_PROBLEM REQUIREMENTS:_
Set down all of the data exactly as it appears.

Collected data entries
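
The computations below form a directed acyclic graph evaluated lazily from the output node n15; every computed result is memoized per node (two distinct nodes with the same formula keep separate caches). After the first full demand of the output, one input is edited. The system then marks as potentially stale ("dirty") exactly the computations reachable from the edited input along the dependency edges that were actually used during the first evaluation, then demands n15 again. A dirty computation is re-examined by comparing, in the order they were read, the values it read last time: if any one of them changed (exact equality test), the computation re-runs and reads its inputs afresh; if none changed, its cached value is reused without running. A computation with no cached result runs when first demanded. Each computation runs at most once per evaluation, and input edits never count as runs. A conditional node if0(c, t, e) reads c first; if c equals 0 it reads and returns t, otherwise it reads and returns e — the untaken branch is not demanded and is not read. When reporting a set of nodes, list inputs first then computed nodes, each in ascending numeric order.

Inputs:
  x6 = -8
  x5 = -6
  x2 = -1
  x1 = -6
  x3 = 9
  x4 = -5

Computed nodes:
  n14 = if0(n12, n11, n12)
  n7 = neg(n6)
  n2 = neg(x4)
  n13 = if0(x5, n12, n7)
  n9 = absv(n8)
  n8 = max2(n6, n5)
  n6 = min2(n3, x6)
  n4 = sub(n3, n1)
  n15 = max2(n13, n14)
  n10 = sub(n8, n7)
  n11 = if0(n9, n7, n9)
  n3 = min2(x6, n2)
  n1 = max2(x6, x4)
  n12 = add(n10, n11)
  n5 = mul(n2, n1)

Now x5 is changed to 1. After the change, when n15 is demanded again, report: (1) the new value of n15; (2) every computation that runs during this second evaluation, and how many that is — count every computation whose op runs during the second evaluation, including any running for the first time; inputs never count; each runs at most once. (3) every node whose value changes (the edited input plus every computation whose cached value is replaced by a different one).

Demanding n15 again yields 8.
1 computations run: n13.
The nodes whose values change: x5.
Note the absorption at n13: it re-runs yet its value is the same, leaving the output's value untouched.

First demand of the output computes:
  n1 = max2(-8, -5) = -5
  n2 = neg(-5) = 5
  n3 = min2(-8, 5) = -8
  n5 = mul(5, -5) = -25
  n6 = min2(-8, -8) = -8
  n7 = neg(-8) = 8
  n8 = max2(-8, -25) = -8
  n9 = absv(-8) = 8
  n10 = sub(-8, 8) = -16
  n11 = if0(n9=8 -> else branch n9) = 8
  n12 = add(-16, 8) = -8
  n13 = if0(x5=-6 -> else branch n7) = 8
  n14 = if0(n12=-8 -> else branch n12) = -8
  n15 = max2(8, -8) = 8

After the edit, cleaning proceeds:
  n13: a read changed (x5 -6->1) — executes, giving 8 — identical to its old value.
  n15: dirty, but its reads are unchanged (n13 unchanged, n14 unchanged); cached 8 stands.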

_WRITTEN RESPONSE:_
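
The computations below form a directed acyclic graph evaluated lazily from the output node n15; every computed result is memoized per node (two distinct nodes with the same formula keep separate caches). After the first full demand of the output, one input is edited. The system then marks as potentially stale ("dirty") exactly the computations reachable from the edited input along the dependency edges that were actually used during the first evaluation, then demands n15 again. A dirty computation is re-examined by comparing, in the order they were read, the values it read last time: if any one of them changed (exact equality test), the computation re-runs and reads its inputs afresh; if none changed, its cached value is reused without running. A computation with no cached result runs when first demanded. Each computation runs at most once per evaluation, and input edits never count as runs. A conditional node if0(c, t, e) reads c first; if c equals 0 it reads and returns t, otherwise it reads and returns e — the untaken branch is not demanded and is not read. When reporting a set of nodes, list inputs first then computed nodes, each in ascending numeric order.

Inputs:
  x6 = -8
  x5 = -6
  x2 = -1
  x1 = -6
  x3 = 9
  x4 = -5

Computed nodes:
  n14 = if0(n12, n11, n12)
  n7 = neg(n6)
  n2 = neg(x4)
  n13 = if0(x5, n12, n7)
  n9 = absv(n8)
  n8 = max2(n6, n5)
  n6 = min2(n3, x6)
  n4 = sub(n3, n1)
  n15 = max2(n13, n14)
  n10 = sub(n8, n7)
  n11 = if0(n9, n7, n9)
  n3 = min2(x6, n2)
  n1 = max2(x6, x4)
  n12 = add(n10, n11)
  n5 = mul(n2, n1)

Now x5 is changed to 1. After the change, when n15 is demanded again, report: (1) the new value of n15; (2) every computation that runs during this second evaluation, and how many that is — count every computation whose op runs during the second evaluation, including any running for the first time; inputs never count; each runs at most once. (3) every node whose value changes (the edited input plus every computation whose cached value is replaced by a different one).

Demanding n15 again yields 8.
1 computations run: n13.
The nodes whose values change: x5.
Note the absorption at n13: it re-runs yet its value is the same, leaving the output's value untouched.

First demand of the output computes:
  n1 = max2(-8, -5) = -5
  n2 = neg(-5) = 5
  n3 = min2(-8, 5) = -8
  n5 = mul(5, -5) = -25
  n6 = min2(-8, -8) = -8
  n7 = neg(-8) = 8
  n8 = max2(-8, -25) = -8
  n9 = absv(-8) = 8
  n10 = sub(-8, 8) = -16
  n11 = if0(n9=8 -> else branch n9) = 8
  n12 = add(-16, 8) = -8
  n13 = if0(x5=-6 -> else branch n7) = 8
  n14 = if0(n12=-8 -> else branch n12) = -8
  n15 = max2(8, -8) = 8

After the edit, cleaning proceeds:
  n13: a read changed (x5 -6->1) — executes, giving 8 — identical to its old value.
  n15: dirty, but its reads are unchanged (n13 unchanged, n14 unchanged); cached 8 stands.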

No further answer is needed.